§ **Exercise directions**: Copy exactly the lines of the material below, starting with the first and including the line that holds "-8/9 | -220/243".

*** Extracted information Section Begins ***

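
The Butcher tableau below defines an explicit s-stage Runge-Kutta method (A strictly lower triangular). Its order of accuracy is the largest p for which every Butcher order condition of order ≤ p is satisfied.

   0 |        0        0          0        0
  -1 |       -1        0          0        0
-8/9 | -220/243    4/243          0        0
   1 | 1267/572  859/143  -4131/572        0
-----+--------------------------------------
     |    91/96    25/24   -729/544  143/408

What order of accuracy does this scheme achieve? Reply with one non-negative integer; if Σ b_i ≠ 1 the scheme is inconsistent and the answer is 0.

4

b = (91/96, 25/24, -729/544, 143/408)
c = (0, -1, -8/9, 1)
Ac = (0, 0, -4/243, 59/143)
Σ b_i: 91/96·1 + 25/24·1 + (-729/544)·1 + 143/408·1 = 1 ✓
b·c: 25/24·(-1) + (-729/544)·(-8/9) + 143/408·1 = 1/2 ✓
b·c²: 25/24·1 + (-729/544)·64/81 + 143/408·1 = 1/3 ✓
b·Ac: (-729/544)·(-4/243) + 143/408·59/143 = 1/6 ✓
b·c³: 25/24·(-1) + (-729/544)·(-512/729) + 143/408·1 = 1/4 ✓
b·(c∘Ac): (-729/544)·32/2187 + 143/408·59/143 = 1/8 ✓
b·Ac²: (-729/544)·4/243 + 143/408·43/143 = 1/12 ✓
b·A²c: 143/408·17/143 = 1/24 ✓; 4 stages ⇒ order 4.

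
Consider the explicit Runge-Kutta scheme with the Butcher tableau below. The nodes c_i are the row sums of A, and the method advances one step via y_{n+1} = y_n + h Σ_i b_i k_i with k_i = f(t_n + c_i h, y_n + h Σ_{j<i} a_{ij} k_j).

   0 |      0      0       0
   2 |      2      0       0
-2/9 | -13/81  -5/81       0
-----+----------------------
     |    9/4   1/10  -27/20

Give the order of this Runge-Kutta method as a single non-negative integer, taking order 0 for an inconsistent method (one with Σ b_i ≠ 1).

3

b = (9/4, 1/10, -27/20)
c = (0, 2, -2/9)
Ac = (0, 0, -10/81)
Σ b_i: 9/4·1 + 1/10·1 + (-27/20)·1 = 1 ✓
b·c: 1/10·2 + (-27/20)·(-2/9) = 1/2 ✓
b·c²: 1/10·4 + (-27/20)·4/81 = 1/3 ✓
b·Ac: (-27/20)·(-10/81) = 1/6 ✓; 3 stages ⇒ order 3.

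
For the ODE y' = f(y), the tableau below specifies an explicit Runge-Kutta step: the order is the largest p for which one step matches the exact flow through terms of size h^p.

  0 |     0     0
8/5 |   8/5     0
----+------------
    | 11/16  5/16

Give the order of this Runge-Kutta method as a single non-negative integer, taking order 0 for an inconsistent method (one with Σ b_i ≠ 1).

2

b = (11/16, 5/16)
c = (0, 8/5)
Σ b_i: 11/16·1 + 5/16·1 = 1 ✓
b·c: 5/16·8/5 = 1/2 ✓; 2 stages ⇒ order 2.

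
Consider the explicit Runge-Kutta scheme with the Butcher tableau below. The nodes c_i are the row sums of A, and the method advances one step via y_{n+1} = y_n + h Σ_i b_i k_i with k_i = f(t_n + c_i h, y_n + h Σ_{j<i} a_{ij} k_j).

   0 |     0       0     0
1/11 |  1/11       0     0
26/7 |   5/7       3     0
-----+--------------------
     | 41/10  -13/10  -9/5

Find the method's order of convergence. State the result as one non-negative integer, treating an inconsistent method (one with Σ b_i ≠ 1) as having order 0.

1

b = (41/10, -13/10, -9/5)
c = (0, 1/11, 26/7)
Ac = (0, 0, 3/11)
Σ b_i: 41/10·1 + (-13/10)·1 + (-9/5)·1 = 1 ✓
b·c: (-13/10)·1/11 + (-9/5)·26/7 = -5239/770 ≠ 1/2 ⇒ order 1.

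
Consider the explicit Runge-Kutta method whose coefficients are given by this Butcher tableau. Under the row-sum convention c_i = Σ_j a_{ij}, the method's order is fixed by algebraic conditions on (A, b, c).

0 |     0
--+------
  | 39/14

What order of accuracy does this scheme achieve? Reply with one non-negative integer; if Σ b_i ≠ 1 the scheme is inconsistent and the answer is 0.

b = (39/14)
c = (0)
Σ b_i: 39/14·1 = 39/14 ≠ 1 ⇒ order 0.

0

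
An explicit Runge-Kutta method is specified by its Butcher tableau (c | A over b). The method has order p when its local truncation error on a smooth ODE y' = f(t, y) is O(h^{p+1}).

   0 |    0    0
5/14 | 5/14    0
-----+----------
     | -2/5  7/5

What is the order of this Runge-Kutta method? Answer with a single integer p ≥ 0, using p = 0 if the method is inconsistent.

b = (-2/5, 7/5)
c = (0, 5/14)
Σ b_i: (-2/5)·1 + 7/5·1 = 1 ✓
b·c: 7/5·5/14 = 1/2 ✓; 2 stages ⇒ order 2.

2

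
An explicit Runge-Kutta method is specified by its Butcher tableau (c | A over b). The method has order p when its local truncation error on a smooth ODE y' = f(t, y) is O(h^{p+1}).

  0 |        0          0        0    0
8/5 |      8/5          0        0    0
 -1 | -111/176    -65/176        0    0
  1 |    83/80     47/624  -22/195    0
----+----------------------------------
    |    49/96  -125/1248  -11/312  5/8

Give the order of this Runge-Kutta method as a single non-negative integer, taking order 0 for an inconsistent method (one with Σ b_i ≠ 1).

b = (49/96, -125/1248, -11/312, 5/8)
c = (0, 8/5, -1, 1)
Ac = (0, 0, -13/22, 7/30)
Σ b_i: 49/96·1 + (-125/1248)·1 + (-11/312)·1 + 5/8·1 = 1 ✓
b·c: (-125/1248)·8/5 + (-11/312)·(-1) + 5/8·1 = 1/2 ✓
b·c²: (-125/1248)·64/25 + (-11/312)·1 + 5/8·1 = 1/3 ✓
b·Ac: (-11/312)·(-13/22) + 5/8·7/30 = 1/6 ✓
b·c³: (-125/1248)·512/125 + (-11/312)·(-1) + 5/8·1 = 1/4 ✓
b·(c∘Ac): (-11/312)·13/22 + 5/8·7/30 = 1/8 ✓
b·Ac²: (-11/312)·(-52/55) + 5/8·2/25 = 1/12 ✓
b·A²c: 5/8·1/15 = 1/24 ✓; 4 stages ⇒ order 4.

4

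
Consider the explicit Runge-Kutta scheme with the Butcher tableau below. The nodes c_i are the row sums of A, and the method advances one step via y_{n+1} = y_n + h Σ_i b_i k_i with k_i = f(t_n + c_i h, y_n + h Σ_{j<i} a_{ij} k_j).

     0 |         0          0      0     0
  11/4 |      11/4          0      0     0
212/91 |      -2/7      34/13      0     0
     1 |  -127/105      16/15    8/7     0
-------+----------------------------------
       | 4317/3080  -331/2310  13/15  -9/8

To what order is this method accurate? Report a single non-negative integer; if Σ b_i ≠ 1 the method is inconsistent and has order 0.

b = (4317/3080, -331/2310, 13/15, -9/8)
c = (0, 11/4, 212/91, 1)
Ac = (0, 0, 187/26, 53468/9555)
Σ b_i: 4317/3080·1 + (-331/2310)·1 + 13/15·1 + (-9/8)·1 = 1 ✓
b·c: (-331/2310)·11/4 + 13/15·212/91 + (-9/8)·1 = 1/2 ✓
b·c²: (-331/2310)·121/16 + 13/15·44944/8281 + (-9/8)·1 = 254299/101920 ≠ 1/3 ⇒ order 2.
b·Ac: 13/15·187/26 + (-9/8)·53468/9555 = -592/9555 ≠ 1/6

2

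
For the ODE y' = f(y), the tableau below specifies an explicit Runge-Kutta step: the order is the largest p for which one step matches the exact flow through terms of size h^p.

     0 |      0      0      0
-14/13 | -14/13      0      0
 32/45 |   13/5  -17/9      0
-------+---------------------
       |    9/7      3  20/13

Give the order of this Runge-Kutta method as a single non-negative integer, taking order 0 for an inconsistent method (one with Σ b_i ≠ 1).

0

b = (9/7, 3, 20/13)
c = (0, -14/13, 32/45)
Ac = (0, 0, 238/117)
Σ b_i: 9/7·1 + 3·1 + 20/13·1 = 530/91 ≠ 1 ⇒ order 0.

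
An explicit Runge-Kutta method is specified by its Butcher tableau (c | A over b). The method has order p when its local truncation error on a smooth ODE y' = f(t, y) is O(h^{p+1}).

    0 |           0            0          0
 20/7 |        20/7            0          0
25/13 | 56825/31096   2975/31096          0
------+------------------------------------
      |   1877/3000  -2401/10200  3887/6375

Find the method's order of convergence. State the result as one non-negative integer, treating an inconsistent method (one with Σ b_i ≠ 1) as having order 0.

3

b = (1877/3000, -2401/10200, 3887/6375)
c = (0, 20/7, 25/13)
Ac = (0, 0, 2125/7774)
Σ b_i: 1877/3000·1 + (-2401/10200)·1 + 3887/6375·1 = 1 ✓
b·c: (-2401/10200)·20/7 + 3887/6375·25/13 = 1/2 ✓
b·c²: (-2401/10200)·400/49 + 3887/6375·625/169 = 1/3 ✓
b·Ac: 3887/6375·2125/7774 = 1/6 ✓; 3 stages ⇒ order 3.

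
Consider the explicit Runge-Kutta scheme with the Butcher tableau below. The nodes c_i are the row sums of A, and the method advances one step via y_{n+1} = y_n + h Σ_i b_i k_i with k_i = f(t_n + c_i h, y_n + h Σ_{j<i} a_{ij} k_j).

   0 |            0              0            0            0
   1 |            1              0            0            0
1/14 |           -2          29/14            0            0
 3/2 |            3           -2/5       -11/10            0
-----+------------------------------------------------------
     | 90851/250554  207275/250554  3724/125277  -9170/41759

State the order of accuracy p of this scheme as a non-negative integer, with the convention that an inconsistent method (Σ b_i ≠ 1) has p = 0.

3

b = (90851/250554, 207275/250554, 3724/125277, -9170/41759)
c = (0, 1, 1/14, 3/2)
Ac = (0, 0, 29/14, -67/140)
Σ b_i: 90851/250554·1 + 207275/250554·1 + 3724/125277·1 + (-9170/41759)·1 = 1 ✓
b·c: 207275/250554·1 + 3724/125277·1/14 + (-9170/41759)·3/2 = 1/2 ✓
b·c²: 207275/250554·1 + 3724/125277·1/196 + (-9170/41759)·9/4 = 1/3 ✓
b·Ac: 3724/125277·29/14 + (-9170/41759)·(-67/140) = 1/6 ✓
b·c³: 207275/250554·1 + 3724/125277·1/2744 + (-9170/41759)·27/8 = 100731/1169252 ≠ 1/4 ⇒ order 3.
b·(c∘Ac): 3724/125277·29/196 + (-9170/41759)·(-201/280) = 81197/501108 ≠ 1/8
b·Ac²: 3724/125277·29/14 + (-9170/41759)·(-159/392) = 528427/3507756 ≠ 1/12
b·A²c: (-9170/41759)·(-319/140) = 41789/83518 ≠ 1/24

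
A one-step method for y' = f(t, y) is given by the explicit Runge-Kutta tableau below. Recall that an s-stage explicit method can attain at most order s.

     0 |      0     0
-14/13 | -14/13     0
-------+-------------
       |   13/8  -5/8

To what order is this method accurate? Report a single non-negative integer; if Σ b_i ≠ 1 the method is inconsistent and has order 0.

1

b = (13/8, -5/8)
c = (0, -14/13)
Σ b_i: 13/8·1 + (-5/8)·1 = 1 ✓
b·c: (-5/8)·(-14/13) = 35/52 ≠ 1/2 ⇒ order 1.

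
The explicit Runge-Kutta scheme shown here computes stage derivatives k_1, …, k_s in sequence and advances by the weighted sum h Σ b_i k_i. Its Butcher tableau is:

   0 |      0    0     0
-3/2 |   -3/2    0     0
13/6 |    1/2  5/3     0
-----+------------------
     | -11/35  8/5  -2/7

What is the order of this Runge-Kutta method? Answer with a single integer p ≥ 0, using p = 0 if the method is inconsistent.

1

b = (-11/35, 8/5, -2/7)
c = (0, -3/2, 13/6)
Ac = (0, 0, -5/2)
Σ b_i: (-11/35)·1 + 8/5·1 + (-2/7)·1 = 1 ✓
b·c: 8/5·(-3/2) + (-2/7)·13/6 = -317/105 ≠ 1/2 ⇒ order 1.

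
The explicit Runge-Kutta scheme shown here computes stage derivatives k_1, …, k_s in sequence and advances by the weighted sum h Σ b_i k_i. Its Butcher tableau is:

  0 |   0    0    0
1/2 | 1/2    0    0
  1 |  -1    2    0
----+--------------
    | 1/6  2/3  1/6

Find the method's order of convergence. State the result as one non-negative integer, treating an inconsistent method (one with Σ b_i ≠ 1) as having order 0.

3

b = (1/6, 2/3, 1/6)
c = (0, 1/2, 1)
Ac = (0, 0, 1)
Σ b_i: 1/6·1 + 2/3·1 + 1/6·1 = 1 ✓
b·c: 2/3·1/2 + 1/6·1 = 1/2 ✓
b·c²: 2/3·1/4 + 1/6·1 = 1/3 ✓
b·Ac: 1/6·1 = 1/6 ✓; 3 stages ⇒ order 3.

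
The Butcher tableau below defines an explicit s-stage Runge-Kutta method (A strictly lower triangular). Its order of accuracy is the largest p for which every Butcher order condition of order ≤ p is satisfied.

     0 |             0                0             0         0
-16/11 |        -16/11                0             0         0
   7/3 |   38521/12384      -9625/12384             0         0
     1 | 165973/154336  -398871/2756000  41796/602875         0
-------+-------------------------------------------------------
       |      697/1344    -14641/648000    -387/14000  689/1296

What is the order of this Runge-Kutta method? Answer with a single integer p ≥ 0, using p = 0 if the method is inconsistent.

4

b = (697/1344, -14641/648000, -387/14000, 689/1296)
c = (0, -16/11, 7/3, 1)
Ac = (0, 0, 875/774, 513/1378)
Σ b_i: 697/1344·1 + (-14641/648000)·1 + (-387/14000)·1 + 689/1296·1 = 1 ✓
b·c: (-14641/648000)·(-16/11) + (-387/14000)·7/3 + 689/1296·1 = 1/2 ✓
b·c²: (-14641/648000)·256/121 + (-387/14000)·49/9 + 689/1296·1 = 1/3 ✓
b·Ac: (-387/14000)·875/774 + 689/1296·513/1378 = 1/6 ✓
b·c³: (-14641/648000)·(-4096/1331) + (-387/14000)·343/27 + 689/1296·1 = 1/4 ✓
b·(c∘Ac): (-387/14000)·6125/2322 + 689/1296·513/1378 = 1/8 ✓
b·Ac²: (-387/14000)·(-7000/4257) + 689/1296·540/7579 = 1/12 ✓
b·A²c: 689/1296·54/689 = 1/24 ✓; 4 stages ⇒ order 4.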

*** Extracted information Section Ends ***

§ **Problem solution**:
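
The Butcher tableau below defines an explicit s-stage Runge-Kutta method (A strictly lower triangular). Its order of accuracy is the largest p for which every Butcher order condition of order ≤ p is satisfied.

   0 |        0        0          0        0
  -1 |       -1        0          0        0
-8/9 | -220/243    4/243          0        0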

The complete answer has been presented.